(Dataset items)
───
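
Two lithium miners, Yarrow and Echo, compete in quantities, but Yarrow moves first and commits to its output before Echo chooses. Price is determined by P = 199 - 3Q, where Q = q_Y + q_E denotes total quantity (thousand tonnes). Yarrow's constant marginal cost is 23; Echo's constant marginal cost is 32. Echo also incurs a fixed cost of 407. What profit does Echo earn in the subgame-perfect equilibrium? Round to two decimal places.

The follower Echo best-responds to any q_Y: π_E = (199 - 3Q)q_E - 32q_E.
Follower FOC: 167 - 3q_Y - 6q_E = 0, so q_E(q_Y) = (167 - 3q_Y)/6.
Yarrow substitutes q_E(q_Y) into its own profit: π_Y = q_Y(199 - 3q_Y - (167 - 3q_Y)/2) - 23q_Y = (231/2 - (3/2)q_Y)q_Y - 23q_Y.
Maximising: ∂π_Y/∂q_Y = 185/2 - 3q_Y = 0, giving q_Y = 185/6.
Then q_E = (167 - 3·(185/6))/6 = 149/12.
Price P = 199 - 3·(173/4) = 277/4.
Echo's profit: (277/4 - 32)·(149/12) - 407 = 55.5208.

55.52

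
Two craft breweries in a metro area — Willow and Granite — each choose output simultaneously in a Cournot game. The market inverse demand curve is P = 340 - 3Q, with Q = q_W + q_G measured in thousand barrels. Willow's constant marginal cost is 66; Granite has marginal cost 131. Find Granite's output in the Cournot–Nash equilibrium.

16

Willow's profit: π_W = (340 - 3Q)q_W - (66q_W). Setting ∂π_W/∂q_W = 0: 274 - 6q_W - 3(q_G) = 0.
Granite's first-order condition: 209 - 6q_G - 3(q_W) = 0.
Best responses: q_W = (274 - 3q_G)/6, q_G = (209 - 3q_W)/6.
Substituting one into the other gives q_W = 113/3 and q_G = 16.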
───
**REQUIREMENT:** Give the entries again in full, with nothing changed.

**WRITTEN SOLUTION:**
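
Two lithium miners, Yarrow and Echo, compete in quantities, but Yarrow moves first and commits to its output before Echo chooses. Price is determined by P = 199 - 3Q, where Q = q_Y + q_E denotes total quantity (thousand tonnes). Yarrow's constant marginal cost is 23; Echo's constant marginal cost is 32. Echo also incurs a fixed cost of 407. What profit does Echo earn in the subgame-perfect equilibrium? Round to two decimal places.

The follower Echo best-responds to any q_Y: π_E = (199 - 3Q)q_E - 32q_E.
Follower FOC: 167 - 3q_Y - 6q_E = 0, so q_E(q_Y) = (167 - 3q_Y)/6.
Yarrow substitutes q_E(q_Y) into its own profit: π_Y = q_Y(199 - 3q_Y - (167 - 3q_Y)/2) - 23q_Y = (231/2 - (3/2)q_Y)q_Y - 23q_Y.
Maximising: ∂π_Y/∂q_Y = 185/2 - 3q_Y = 0, giving q_Y = 185/6.
Then q_E = (167 - 3·(185/6))/6 = 149/12.
Price P = 199 - 3·(173/4) = 277/4.
Echo's profit: (277/4 - 32)·(149/12) - 407 = 55.5208.

55.52

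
Two craft breweries in a metro area — Willow and Granite — each choose output simultaneously in a Cournot game. The market inverse demand curve is P = 340 - 3Q, with Q = q_W + q_G measured in thousand barrels. Willow's constant marginal cost is 66; Granite has marginal cost 131. Find Granite's output in the Cournot–Nash equilibrium.

16

Willow's profit: π_W = (340 - 3Q)q_W - (66q_W). Setting ∂π_W/∂q_W = 0: 274 - 6q_W - 3(q_G) = 0.
Granite's first-order condition: 209 - 6q_G - 3(q_W) = 0.
Best responses: q_W = (274 - 3q_G)/6, q_G = (209 - 3q_W)/6.
Substituting one into the other gives q_W = 113/3 and q_G = 16.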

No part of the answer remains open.